(Collected data entries)

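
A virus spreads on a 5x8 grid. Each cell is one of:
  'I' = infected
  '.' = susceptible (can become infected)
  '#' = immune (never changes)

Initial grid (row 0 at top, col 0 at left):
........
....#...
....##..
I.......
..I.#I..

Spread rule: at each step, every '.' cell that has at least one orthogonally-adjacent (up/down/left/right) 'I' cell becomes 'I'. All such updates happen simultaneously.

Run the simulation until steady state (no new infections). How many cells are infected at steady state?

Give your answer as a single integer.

Step 0 (initial): 3 infected
Step 1: +8 new -> 11 infected
Step 2: +7 new -> 18 infected
Step 3: +6 new -> 24 infected
Step 4: +5 new -> 29 infected
Step 5: +4 new -> 33 infected
Step 6: +3 new -> 36 infected
Step 7: +0 new -> 36 infected

Answer: 36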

WORK TASK -
Letter for letter, copy all of the entries above.

SOLUTION TO THIS TASK -
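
A virus spreads on a 5x8 grid. Each cell is one of:
  'I' = infected
  '.' = susceptible (can become infected)
  '#' = immune (never changes)

Initial grid (row 0 at top, col 0 at left):
........
....#...
....##..
I.......
..I.#I..

Spread rule: at each step, every '.' cell that has at least one orthogonally-adjacent (up/down/left/right) 'I' cell becomes 'I'. All such updates happen simultaneously.

Run the simulation until steady state (no new infections). How many cells are infected at steady state?

Give your answer as a single integer.

Step 0 (initial): 3 infected
Step 1: +8 new -> 11 infected
Step 2: +7 new -> 18 infected
Step 3: +6 new -> 24 infected
Step 4: +5 new -> 29 infected
Step 5: +4 new -> 33 infected
Step 6: +3 new -> 36 infected
Step 7: +0 new -> 36 infected

Answer: 36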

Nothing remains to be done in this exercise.